WHAT YOU NEED TO DO:
Give the entries again, exactly as written.

RECORDS SHOWN:
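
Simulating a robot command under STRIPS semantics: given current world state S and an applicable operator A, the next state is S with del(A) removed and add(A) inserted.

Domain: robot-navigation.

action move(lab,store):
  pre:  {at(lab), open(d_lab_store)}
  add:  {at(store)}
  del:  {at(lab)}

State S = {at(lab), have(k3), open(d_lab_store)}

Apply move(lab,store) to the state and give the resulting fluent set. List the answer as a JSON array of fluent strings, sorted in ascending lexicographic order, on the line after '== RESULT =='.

Compute (S \ del) ∪ add:
  pre ⊆ S: {at(lab), open(d_lab_store)} ⊆ S  — applicable
  S \ del = {have(k3), open(d_lab_store)}
  ∪ add   = {at(store), have(k3), open(d_lab_store)}

== RESULT ==
["at(store)", "have(k3)", "open(d_lab_store)"]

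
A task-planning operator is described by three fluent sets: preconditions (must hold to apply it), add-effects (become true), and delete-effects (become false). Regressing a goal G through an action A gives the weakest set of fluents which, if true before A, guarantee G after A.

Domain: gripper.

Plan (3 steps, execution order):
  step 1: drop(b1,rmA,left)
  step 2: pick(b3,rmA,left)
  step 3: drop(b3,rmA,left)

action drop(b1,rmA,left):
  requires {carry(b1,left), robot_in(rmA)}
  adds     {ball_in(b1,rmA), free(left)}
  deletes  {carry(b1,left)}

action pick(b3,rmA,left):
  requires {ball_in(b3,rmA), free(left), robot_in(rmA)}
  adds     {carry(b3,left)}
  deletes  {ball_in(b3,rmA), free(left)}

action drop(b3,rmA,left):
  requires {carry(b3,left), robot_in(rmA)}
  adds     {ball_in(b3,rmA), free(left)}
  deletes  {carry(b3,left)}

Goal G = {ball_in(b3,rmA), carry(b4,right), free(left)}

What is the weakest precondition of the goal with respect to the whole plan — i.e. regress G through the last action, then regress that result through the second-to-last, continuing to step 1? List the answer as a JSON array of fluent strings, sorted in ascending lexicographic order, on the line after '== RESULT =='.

Work backward from the goal:
  through step 3 (drop(b3,rmA,left)): drop {ball_in(b3,rmA), free(left)}, keep {carry(b4,right)}, require {carry(b3,left), robot_in(rmA)}
    → {carry(b3,left), carry(b4,right), robot_in(rmA)}
  through step 2 (pick(b3,rmA,left)): drop {carry(b3,left)}, keep {carry(b4,right), robot_in(rmA)}, require {ball_in(b3,rmA), free(left), robot_in(rmA)}
    → {ball_in(b3,rmA), carry(b4,right), free(left), robot_in(rmA)}
  through step 1 (drop(b1,rmA,left)): drop {free(left)}, keep {ball_in(b3,rmA), carry(b4,right), robot_in(rmA)}, require {carry(b1,left), robot_in(rmA)}
    → {ball_in(b3,rmA), carry(b1,left), carry(b4,right), robot_in(rmA)}

== RESULT ==
["ball_in(b3,rmA)", "carry(b1,left)", "carry(b4,right)", "robot_in(rmA)"]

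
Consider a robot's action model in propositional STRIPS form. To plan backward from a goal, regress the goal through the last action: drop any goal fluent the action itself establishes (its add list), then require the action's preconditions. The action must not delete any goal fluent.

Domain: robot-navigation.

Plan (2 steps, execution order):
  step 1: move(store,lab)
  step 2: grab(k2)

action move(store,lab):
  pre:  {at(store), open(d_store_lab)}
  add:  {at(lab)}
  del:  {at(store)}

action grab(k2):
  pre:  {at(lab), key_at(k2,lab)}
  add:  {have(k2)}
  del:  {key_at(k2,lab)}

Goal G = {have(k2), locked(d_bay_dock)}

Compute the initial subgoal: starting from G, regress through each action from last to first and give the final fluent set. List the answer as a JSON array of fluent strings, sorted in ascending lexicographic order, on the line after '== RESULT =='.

Work backward from the goal:
  through step 2 (grab(k2)): drop {have(k2)}, keep {locked(d_bay_dock)}, require {at(lab), key_at(k2,lab)}
    → {at(lab), key_at(k2,lab), locked(d_bay_dock)}
  through step 1 (move(store,lab)): drop {at(lab)}, keep {key_at(k2,lab), locked(d_bay_dock)}, require {at(store), open(d_store_lab)}
    → {at(store), key_at(k2,lab), locked(d_bay_dock), open(d_store_lab)}

== RESULT ==
["at(store)", "key_at(k2,lab)", "locked(d_bay_dock)", "open(d_store_lab)"]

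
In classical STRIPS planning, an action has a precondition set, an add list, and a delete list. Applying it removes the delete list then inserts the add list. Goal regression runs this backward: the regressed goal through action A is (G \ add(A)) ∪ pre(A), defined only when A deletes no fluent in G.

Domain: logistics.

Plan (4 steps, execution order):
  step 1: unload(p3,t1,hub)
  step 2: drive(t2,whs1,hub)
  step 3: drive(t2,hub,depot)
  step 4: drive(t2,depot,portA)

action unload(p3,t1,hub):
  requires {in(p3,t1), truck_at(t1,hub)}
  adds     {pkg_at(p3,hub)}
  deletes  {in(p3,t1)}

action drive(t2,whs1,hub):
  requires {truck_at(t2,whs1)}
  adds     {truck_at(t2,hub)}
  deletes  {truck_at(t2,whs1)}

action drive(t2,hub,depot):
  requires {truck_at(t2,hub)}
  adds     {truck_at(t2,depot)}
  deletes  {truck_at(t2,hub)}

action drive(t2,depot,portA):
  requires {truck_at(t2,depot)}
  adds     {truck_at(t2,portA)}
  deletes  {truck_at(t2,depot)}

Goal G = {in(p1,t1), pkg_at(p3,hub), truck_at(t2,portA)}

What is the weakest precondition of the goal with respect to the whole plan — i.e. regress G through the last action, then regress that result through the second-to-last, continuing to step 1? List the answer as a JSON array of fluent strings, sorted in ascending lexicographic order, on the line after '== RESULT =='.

Regress step by step:
  through step 4 (drive(t2,depot,portA)): drop {truck_at(t2,portA)}, keep {in(p1,t1), pkg_at(p3,hub)}, require {truck_at(t2,depot)}
    → {in(p1,t1), pkg_at(p3,hub), truck_at(t2,depot)}
  through step 3 (drive(t2,hub,depot)): drop {truck_at(t2,depot)}, keep {in(p1,t1), pkg_at(p3,hub)}, require {truck_at(t2,hub)}
    → {in(p1,t1), pkg_at(p3,hub), truck_at(t2,hub)}
  through step 2 (drive(t2,whs1,hub)): drop {truck_at(t2,hub)}, keep {in(p1,t1), pkg_at(p3,hub)}, require {truck_at(t2,whs1)}
    → {in(p1,t1), pkg_at(p3,hub), truck_at(t2,whs1)}
  through step 1 (unload(p3,t1,hub)): drop {pkg_at(p3,hub)}, keep {in(p1,t1), truck_at(t2,whs1)}, require {in(p3,t1), truck_at(t1,hub)}
    → {in(p1,t1), in(p3,t1), truck_at(t1,hub), truck_at(t2,whs1)}

== RESULT ==
["in(p1,t1)", "in(p3,t1)", "truck_at(t1,hub)", "truck_at(t2,whs1)"]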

TASK ANSWER:
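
Simulating a robot command under STRIPS semantics: given current world state S and an applicable operator A, the next state is S with del(A) removed and add(A) inserted.

Domain: robot-navigation.

action move(lab,store):
  pre:  {at(lab), open(d_lab_store)}
  add:  {at(store)}
  del:  {at(lab)}

State S = {at(lab), have(k3), open(d_lab_store)}

Apply move(lab,store) to the state and give the resulting fluent set. List the answer as a JSON array of fluent strings, sorted in ascending lexicographic order, on the line after '== RESULT =='.

Compute (S \ del) ∪ add:
  pre ⊆ S: {at(lab), open(d_lab_store)} ⊆ S  — applicable
  S \ del = {have(k3), open(d_lab_store)}
  ∪ add   = {at(store), have(k3), open(d_lab_store)}

== RESULT ==
["at(store)", "have(k3)", "open(d_lab_store)"]

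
A task-planning operator is described by three fluent sets: preconditions (must hold to apply it), add-effects (become true), and delete-effects (become false). Regressing a goal G through an action A gives the weakest set of fluents which, if true before A, guarantee G after A.

Domain: gripper.

Plan (3 steps, execution order):
  step 1: drop(b1,rmA,left)
  step 2: pick(b3,rmA,left)
  step 3: drop(b3,rmA,left)

action drop(b1,rmA,left):
  requires {carry(b1,left), robot_in(rmA)}
  adds     {ball_in(b1,rmA), free(left)}
  deletes  {carry(b1,left)}

action pick(b3,rmA,left):
  requires {ball_in(b3,rmA), free(left), robot_in(rmA)}
  adds     {carry(b3,left)}
  deletes  {ball_in(b3,rmA), free(left)}

action drop(b3,rmA,left):
  requires {carry(b3,left), robot_in(rmA)}
  adds     {ball_in(b3,rmA), free(left)}
  deletes  {carry(b3,left)}

Goal G = {ball_in(b3,rmA), carry(b4,right), free(left)}

What is the weakest precondition of the goal with respect to the whole plan — i.e. regress G through the last action, then regress that result through the second-to-last, continuing to step 1? List the answer as a JSON array of fluent strings, sorted in ascending lexicographic order, on the line after '== RESULT =='.

Work backward from the goal:
  through step 3 (drop(b3,rmA,left)): drop {ball_in(b3,rmA), free(left)}, keep {carry(b4,right)}, require {carry(b3,left), robot_in(rmA)}
    → {carry(b3,left), carry(b4,right), robot_in(rmA)}
  through step 2 (pick(b3,rmA,left)): drop {carry(b3,left)}, keep {carry(b4,right), robot_in(rmA)}, require {ball_in(b3,rmA), free(left), robot_in(rmA)}
    → {ball_in(b3,rmA), carry(b4,right), free(left), robot_in(rmA)}
  through step 1 (drop(b1,rmA,left)): drop {free(left)}, keep {ball_in(b3,rmA), carry(b4,right), robot_in(rmA)}, require {carry(b1,left), robot_in(rmA)}
    → {ball_in(b3,rmA), carry(b1,left), carry(b4,right), robot_in(rmA)}

== RESULT ==
["ball_in(b3,rmA)", "carry(b1,left)", "carry(b4,right)", "robot_in(rmA)"]

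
Consider a robot's action model in propositional STRIPS form. To plan backward from a goal, regress the goal through the last action: drop any goal fluent the action itself establishes (its add list), then require the action's preconditions. The action must not delete any goal fluent.

Domain: robot-navigation.

Plan (2 steps, execution order):
  step 1: move(store,lab)
  step 2: grab(k2)

action move(store,lab):
  pre:  {at(store), open(d_store_lab)}
  add:  {at(lab)}
  del:  {at(store)}

action grab(k2):
  pre:  {at(lab), key_at(k2,lab)}
  add:  {have(k2)}
  del:  {key_at(k2,lab)}

Goal G = {have(k2), locked(d_bay_dock)}

Compute the initial subgoal: starting from G, regress through each action from last to first and give the final fluent set. List the answer as a JSON array of fluent strings, sorted in ascending lexicographic order, on the line after '== RESULT =='.

Work backward from the goal:
  through step 2 (grab(k2)): drop {have(k2)}, keep {locked(d_bay_dock)}, require {at(lab), key_at(k2,lab)}
    → {at(lab), key_at(k2,lab), locked(d_bay_dock)}
  through step 1 (move(store,lab)): drop {at(lab)}, keep {key_at(k2,lab), locked(d_bay_dock)}, require {at(store), open(d_store_lab)}
    → {at(store), key_at(k2,lab), locked(d_bay_dock), open(d_store_lab)}

== RESULT ==
["at(store)", "key_at(k2,lab)", "locked(d_bay_dock)", "open(d_store_lab)"]

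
In classical STRIPS planning, an action has a precondition set, an add list, and a delete list. Applying it removes the delete list then inserts the add list. Goal regression runs this backward: the regressed goal through action A is (G \ add(A)) ∪ pre(A), defined only when A deletes no fluent in G.

Domain: logistics.

Plan (4 steps, execution order):
  step 1: unload(p3,t1,hub)
  step 2: drive(t2,whs1,hub)
  step 3: drive(t2,hub,depot)
  step 4: drive(t2,depot,portA)

action unload(p3,t1,hub):
  requires {in(p3,t1), truck_at(t1,hub)}
  adds     {pkg_at(p3,hub)}
  deletes  {in(p3,t1)}

action drive(t2,whs1,hub):
  requires {truck_at(t2,whs1)}
  adds     {truck_at(t2,hub)}
  deletes  {truck_at(t2,whs1)}

action drive(t2,hub,depot):
  requires {truck_at(t2,hub)}
  adds     {truck_at(t2,depot)}
  deletes  {truck_at(t2,hub)}

action drive(t2,depot,portA):
  requires {truck_at(t2,depot)}
  adds     {truck_at(t2,portA)}
  deletes  {truck_at(t2,depot)}

Goal G = {in(p1,t1), pkg_at(p3,hub), truck_at(t2,portA)}

What is the weakest precondition of the goal with respect to the whole plan — i.e. regress G through the last action, then regress that result through the second-to-last, continuing to step 1? List the answer as a JSON array of fluent strings, sorted in ascending lexicographic order, on the line after '== RESULT =='.

Regress step by step:
  through step 4 (drive(t2,depot,portA)): drop {truck_at(t2,portA)}, keep {in(p1,t1), pkg_at(p3,hub)}, require {truck_at(t2,depot)}
    → {in(p1,t1), pkg_at(p3,hub), truck_at(t2,depot)}
  through step 3 (drive(t2,hub,depot)): drop {truck_at(t2,depot)}, keep {in(p1,t1), pkg_at(p3,hub)}, require {truck_at(t2,hub)}
    → {in(p1,t1), pkg_at(p3,hub), truck_at(t2,hub)}
  through step 2 (drive(t2,whs1,hub)): drop {truck_at(t2,hub)}, keep {in(p1,t1), pkg_at(p3,hub)}, require {truck_at(t2,whs1)}
    → {in(p1,t1), pkg_at(p3,hub), truck_at(t2,whs1)}
  through step 1 (unload(p3,t1,hub)): drop {pkg_at(p3,hub)}, keep {in(p1,t1), truck_at(t2,whs1)}, require {in(p3,t1), truck_at(t1,hub)}
    → {in(p1,t1), in(p3,t1), truck_at(t1,hub), truck_at(t2,whs1)}

== RESULT ==
["in(p1,t1)", "in(p3,t1)", "truck_at(t1,hub)", "truck_at(t2,whs1)"]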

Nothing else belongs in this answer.